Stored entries

======

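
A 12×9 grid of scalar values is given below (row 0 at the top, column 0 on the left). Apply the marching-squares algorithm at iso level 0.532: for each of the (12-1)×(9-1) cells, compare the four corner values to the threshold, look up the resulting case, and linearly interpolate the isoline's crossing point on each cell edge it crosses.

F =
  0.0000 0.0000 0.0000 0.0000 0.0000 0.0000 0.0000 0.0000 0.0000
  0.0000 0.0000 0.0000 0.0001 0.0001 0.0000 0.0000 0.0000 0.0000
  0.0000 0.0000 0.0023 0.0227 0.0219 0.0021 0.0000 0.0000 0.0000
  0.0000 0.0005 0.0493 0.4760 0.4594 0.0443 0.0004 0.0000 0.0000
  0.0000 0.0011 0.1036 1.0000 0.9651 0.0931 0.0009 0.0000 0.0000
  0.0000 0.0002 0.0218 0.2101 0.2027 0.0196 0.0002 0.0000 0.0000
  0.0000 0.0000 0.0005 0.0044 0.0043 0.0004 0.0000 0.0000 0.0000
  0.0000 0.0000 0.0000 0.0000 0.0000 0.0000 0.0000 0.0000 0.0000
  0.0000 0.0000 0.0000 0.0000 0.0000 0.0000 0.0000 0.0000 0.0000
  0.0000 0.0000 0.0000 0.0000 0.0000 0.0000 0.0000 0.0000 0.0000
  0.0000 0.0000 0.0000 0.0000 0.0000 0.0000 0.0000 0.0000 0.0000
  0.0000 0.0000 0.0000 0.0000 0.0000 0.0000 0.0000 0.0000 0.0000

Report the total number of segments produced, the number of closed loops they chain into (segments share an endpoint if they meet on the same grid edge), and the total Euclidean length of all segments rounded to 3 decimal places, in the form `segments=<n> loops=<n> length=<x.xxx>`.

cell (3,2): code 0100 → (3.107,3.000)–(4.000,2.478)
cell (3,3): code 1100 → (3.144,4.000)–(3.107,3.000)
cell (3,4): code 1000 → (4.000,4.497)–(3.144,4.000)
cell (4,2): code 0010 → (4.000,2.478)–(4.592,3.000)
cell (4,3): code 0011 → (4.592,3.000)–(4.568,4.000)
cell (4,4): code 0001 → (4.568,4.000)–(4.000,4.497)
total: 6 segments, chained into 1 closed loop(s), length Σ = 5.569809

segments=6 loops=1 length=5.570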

======

» TASK DIRECTIONS: All records must be repeated exactly, with none skipped.

» RESULT OF THIS EXERCISE:
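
A 12×9 grid of scalar values is given below (row 0 at the top, column 0 on the left). Apply the marching-squares algorithm at iso level 0.532: for each of the (12-1)×(9-1) cells, compare the four corner values to the threshold, look up the resulting case, and linearly interpolate the isoline's crossing point on each cell edge it crosses.

F =
  0.0000 0.0000 0.0000 0.0000 0.0000 0.0000 0.0000 0.0000 0.0000
  0.0000 0.0000 0.0000 0.0001 0.0001 0.0000 0.0000 0.0000 0.0000
  0.0000 0.0000 0.0023 0.0227 0.0219 0.0021 0.0000 0.0000 0.0000
  0.0000 0.0005 0.0493 0.4760 0.4594 0.0443 0.0004 0.0000 0.0000
  0.0000 0.0011 0.1036 1.0000 0.9651 0.0931 0.0009 0.0000 0.0000
  0.0000 0.0002 0.0218 0.2101 0.2027 0.0196 0.0002 0.0000 0.0000
  0.0000 0.0000 0.0005 0.0044 0.0043 0.0004 0.0000 0.0000 0.0000
  0.0000 0.0000 0.0000 0.0000 0.0000 0.0000 0.0000 0.0000 0.0000
  0.0000 0.0000 0.0000 0.0000 0.0000 0.0000 0.0000 0.0000 0.0000
  0.0000 0.0000 0.0000 0.0000 0.0000 0.0000 0.0000 0.0000 0.0000
  0.0000 0.0000 0.0000 0.0000 0.0000 0.0000 0.0000 0.0000 0.0000
  0.0000 0.0000 0.0000 0.0000 0.0000 0.0000 0.0000 0.0000 0.0000

Report the total number of segments produced, the number of closed loops they chain into (segments share an endpoint if they meet on the same grid edge), and the total Euclidean length of all segments rounded to 3 decimal places, in the form `segments=<n> loops=<n> length=<x.xxx>`.

cell (3,2): code 0100 → (3.107,3.000)–(4.000,2.478)
cell (3,3): code 1100 → (3.144,4.000)–(3.107,3.000)
cell (3,4): code 1000 → (4.000,4.497)–(3.144,4.000)
cell (4,2): code 0010 → (4.000,2.478)–(4.592,3.000)
cell (4,3): code 0011 → (4.592,3.000)–(4.568,4.000)
cell (4,4): code 0001 → (4.568,4.000)–(4.000,4.497)
total: 6 segments, chained into 1 closed loop(s), length Σ = 5.569809

segments=6 loops=1 length=5.570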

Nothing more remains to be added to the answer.